In the records below, find the line containing "author K, and"; give it again exactly, along with every line that follows, and nothing else.

RECORDED INFORMATION =

○ ○ ○ ○ ○ ○ ○

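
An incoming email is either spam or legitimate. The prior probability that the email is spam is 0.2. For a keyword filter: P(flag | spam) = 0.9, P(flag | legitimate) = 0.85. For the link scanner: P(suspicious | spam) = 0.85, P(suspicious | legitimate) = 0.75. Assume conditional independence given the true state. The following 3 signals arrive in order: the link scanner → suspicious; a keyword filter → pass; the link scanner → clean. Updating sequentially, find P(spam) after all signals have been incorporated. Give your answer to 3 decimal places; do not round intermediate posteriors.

0.102

After the link scanner='suspicious': P(spam) = 0.85·0.2000 / (0.85·0.2000 + 0.75·0.8000) ≈ 0.2208
After a keyword filter='pass': P(spam) = 0.1·0.2208 / (0.1·0.2208 + 0.15·0.7792) ≈ 0.1589
After the link scanner='clean': P(spam) = 0.15·0.1589 / (0.15·0.1589 + 0.25·0.8411) ≈ 0.1018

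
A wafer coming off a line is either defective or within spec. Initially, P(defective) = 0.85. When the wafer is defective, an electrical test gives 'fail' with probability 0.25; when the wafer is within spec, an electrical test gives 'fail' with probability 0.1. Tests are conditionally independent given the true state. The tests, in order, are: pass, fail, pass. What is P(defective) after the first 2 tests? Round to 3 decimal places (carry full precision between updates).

0.922

After 'pass': P(defective) = 0.75·0.8500 / (0.75·0.8500 + 0.9·0.1500) ≈ 0.8252
After 'fail': P(defective) = 0.25·0.8252 / (0.25·0.8252 + 0.1·0.1748) ≈ 0.9219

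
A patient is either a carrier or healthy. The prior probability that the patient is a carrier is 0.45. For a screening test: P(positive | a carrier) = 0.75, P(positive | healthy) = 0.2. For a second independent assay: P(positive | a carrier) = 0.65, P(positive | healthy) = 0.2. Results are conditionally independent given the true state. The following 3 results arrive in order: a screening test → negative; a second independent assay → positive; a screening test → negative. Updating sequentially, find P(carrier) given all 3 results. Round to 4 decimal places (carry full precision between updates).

Apply Bayes' rule sequentially, carrying P(carrier) forward.
After a screening test='negative': P(carrier) = 0.25·0.4500 / (0.25·0.4500 + 0.8·0.5500) ≈ 0.2036
After a second independent assay='positive': P(carrier) = 0.65·0.2036 / (0.65·0.2036 + 0.2·0.7964) ≈ 0.4538
After a screening test='negative': P(carrier) = 0.25·0.4538 / (0.25·0.4538 + 0.8·0.5462) ≈ 0.2061

0.2061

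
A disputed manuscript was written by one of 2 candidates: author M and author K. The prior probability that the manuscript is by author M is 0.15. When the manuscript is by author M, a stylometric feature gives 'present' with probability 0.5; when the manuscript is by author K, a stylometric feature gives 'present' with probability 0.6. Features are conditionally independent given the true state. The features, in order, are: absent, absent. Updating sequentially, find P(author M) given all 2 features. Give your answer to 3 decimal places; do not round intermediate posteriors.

After 'absent': P(author M) = 0.5·0.1500 / (0.5·0.1500 + 0.4·0.8500) ≈ 0.1807
After 'absent': P(author M) = 0.5·0.1807 / (0.5·0.1807 + 0.4·0.8193) ≈ 0.2161

0.216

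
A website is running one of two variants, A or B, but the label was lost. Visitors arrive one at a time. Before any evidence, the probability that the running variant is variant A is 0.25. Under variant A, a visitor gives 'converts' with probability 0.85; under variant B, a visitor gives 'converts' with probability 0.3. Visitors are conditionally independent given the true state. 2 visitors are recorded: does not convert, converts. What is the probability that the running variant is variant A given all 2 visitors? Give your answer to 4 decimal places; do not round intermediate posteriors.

0.1683

Apply Bayes' rule sequentially, carrying P(A) forward.
After 'does not convert': P(A) = 0.15·0.2500 / (0.15·0.2500 + 0.7·0.7500) ≈ 0.0667
After 'converts': P(A) = 0.85·0.0667 / (0.85·0.0667 + 0.3·0.9333) ≈ 0.1683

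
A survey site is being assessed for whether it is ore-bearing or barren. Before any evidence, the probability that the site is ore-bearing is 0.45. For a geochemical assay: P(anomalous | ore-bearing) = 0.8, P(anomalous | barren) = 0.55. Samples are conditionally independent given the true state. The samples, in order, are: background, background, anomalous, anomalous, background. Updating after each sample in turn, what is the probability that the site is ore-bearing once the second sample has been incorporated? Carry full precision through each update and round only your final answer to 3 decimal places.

After 'background': P(ore) = 0.2·0.4500 / (0.2·0.4500 + 0.45·0.5500) ≈ 0.2667
After 'background': P(ore) = 0.2·0.2667 / (0.2·0.2667 + 0.45·0.7333) ≈ 0.1391

0.139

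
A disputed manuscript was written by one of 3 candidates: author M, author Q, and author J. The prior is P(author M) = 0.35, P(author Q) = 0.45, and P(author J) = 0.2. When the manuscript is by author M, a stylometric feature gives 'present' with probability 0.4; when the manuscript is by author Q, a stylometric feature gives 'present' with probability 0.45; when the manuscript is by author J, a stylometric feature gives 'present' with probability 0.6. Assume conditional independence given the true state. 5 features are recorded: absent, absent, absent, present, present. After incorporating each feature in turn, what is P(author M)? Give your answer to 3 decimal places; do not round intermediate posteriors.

0.380

Each posterior becomes the prior for the next update.
After 'absent': normaliser = 0.6·0.3500 + 0.55·0.4500 + 0.4·0.2000; P(author M) ≈ 0.3907, P(author Q) ≈ 0.4605, P(author J) ≈ 0.1488
After 'absent': normaliser = 0.6·0.3907 + 0.55·0.4605 + 0.4·0.1488; P(author M) ≈ 0.4284, P(author Q) ≈ 0.4628, P(author J) ≈ 0.1088
After 'absent': normaliser = 0.6·0.4284 + 0.55·0.4628 + 0.4·0.1088; P(author M) ≈ 0.4630, P(author Q) ≈ 0.4586, P(author J) ≈ 0.0784
After 'present': normaliser = 0.4·0.4630 + 0.45·0.4586 + 0.6·0.0784; P(author M) ≈ 0.4223, P(author Q) ≈ 0.4705, P(author J) ≈ 0.1072
After 'present': normaliser = 0.4·0.4223 + 0.45·0.4705 + 0.6·0.1072; P(author M) ≈ 0.3796, P(author Q) ≈ 0.4758, P(author J) ≈ 0.1446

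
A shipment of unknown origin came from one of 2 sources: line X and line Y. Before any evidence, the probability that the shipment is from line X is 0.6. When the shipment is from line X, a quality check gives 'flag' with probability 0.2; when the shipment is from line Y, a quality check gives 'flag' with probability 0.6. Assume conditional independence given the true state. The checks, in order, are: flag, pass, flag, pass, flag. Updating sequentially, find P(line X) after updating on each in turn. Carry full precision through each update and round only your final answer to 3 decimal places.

After 'flag': P(line X) = 0.2·0.6000 / (0.2·0.6000 + 0.6·0.4000) ≈ 0.3333
After 'pass': P(line X) = 0.8·0.3333 / (0.8·0.3333 + 0.4·0.6667) ≈ 0.5000
After 'flag': P(line X) = 0.2·0.5000 / (0.2·0.5000 + 0.6·0.5000) ≈ 0.2500
After 'pass': P(line X) = 0.8·0.2500 / (0.8·0.2500 + 0.4·0.7500) ≈ 0.4000
After 'flag': P(line X) = 0.2·0.4000 / (0.2·0.4000 + 0.6·0.6000) ≈ 0.1818

0.182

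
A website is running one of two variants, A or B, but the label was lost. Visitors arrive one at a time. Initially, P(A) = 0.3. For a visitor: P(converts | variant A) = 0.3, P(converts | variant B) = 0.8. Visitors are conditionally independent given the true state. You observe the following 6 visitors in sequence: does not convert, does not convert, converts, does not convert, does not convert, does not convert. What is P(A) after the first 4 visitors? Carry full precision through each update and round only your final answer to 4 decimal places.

0.8733

Apply Bayes' rule sequentially, carrying P(A) forward.
After 'does not convert': P(A) = 0.7·0.3000 / (0.7·0.3000 + 0.2·0.7000) ≈ 0.6000
After 'does not convert': P(A) = 0.7·0.6000 / (0.7·0.6000 + 0.2·0.4000) ≈ 0.8400
After 'converts': P(A) = 0.3·0.8400 / (0.3·0.8400 + 0.8·0.1600) ≈ 0.6632
After 'does not convert': P(A) = 0.7·0.6632 / (0.7·0.6632 + 0.2·0.3368) ≈ 0.8733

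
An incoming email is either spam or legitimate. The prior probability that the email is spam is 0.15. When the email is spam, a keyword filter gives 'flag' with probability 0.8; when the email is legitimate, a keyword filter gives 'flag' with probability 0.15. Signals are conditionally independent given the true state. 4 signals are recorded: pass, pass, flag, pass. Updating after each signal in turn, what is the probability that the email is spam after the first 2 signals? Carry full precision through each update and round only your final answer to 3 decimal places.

0.010

After 'pass': P(spam) = 0.2·0.1500 / (0.2·0.1500 + 0.85·0.8500) ≈ 0.0399
After 'pass': P(spam) = 0.2·0.0399 / (0.2·0.0399 + 0.85·0.9601) ≈ 0.0097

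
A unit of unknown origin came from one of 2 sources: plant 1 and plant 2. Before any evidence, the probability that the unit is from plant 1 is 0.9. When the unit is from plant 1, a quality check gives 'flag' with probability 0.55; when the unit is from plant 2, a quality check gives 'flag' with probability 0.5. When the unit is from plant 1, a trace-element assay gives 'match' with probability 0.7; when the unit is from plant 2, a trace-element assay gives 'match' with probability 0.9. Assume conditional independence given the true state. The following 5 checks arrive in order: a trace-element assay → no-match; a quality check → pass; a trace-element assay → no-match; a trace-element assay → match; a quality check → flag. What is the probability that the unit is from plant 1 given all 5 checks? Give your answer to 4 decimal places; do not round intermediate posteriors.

After a trace-element assay='no-match': P(plant 1) = 0.3·0.9000 / (0.3·0.9000 + 0.1·0.1000) ≈ 0.9643
After a quality check='pass': P(plant 1) = 0.45·0.9643 / (0.45·0.9643 + 0.5·0.0357) ≈ 0.9605
After a trace-element assay='no-match': P(plant 1) = 0.3·0.9605 / (0.3·0.9605 + 0.1·0.0395) ≈ 0.9865
After a trace-element assay='match': P(plant 1) = 0.7·0.9865 / (0.7·0.9865 + 0.9·0.0135) ≈ 0.9827
After a quality check='flag': P(plant 1) = 0.55·0.9827 / (0.55·0.9827 + 0.5·0.0173) ≈ 0.9842

0.9842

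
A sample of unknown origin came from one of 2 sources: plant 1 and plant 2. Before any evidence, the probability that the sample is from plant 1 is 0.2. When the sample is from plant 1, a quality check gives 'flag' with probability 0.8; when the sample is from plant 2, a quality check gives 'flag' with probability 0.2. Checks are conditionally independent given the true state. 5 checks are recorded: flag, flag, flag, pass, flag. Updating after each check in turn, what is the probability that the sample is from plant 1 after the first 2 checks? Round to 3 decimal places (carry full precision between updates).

0.800

After 'flag': P(plant 1) = 0.8·0.2000 / (0.8·0.2000 + 0.2·0.8000) ≈ 0.5000
After 'flag': P(plant 1) = 0.8·0.5000 / (0.8·0.5000 + 0.2·0.5000) ≈ 0.8000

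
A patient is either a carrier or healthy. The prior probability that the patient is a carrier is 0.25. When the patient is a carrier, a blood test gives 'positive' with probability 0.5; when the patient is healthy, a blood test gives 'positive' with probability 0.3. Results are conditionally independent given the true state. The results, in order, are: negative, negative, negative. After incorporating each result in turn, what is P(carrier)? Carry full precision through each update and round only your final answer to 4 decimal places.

After 'negative': P(carrier) = 0.5·0.2500 / (0.5·0.2500 + 0.7·0.7500) ≈ 0.1923
After 'negative': P(carrier) = 0.5·0.1923 / (0.5·0.1923 + 0.7·0.8077) ≈ 0.1453
After 'negative': P(carrier) = 0.5·0.1453 / (0.5·0.1453 + 0.7·0.8547) ≈ 0.1083

0.1083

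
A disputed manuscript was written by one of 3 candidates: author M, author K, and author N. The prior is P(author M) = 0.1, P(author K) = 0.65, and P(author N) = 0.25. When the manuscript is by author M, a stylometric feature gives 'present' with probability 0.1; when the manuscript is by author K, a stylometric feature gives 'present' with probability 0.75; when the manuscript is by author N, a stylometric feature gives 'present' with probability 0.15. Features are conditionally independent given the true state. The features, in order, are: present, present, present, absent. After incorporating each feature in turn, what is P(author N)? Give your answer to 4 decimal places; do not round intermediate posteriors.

After 'present': normaliser = 0.1·0.1000 + 0.75·0.6500 + 0.15·0.2500; P(author M) ≈ 0.0187, P(author K) ≈ 0.9112, P(author N) ≈ 0.0701
After 'present': normaliser = 0.1·0.0187 + 0.75·0.9112 + 0.15·0.0701; P(author M) ≈ 0.0027, P(author K) ≈ 0.9822, P(author N) ≈ 0.0151
After 'present': normaliser = 0.1·0.0027 + 0.75·0.9822 + 0.15·0.0151; P(author M) ≈ 0.0004, P(author K) ≈ 0.9966, P(author N) ≈ 0.0031
After 'absent': normaliser = 0.9·0.0004 + 0.25·0.9966 + 0.85·0.0031; P(author M) ≈ 0.0013, P(author K) ≈ 0.9884, P(author N) ≈ 0.0103

0.0103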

○ ○ ○ ○ ○ ○ ○

TASK ANSWER =
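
A disputed manuscript was written by one of 3 candidates: author M, author K, and author N. The prior is P(author M) = 0.1, P(author K) = 0.65, and P(author N) = 0.25. When the manuscript is by author M, a stylometric feature gives 'present' with probability 0.1; when the manuscript is by author K, a stylometric feature gives 'present' with probability 0.75; when the manuscript is by author N, a stylometric feature gives 'present' with probability 0.15. Features are conditionally independent given the true state. The features, in order, are: present, present, present, absent. After incorporating each feature in turn, what is P(author N)? Give your answer to 4 decimal places; do not round intermediate posteriors.

After 'present': normaliser = 0.1·0.1000 + 0.75·0.6500 + 0.15·0.2500; P(author M) ≈ 0.0187, P(author K) ≈ 0.9112, P(author N) ≈ 0.0701
After 'present': normaliser = 0.1·0.0187 + 0.75·0.9112 + 0.15·0.0701; P(author M) ≈ 0.0027, P(author K) ≈ 0.9822, P(author N) ≈ 0.0151
After 'present': normaliser = 0.1·0.0027 + 0.75·0.9822 + 0.15·0.0151; P(author M) ≈ 0.0004, P(author K) ≈ 0.9966, P(author N) ≈ 0.0031
After 'absent': normaliser = 0.9·0.0004 + 0.25·0.9966 + 0.85·0.0031; P(author M) ≈ 0.0013, P(author K) ≈ 0.9884, P(author N) ≈ 0.0103

0.0103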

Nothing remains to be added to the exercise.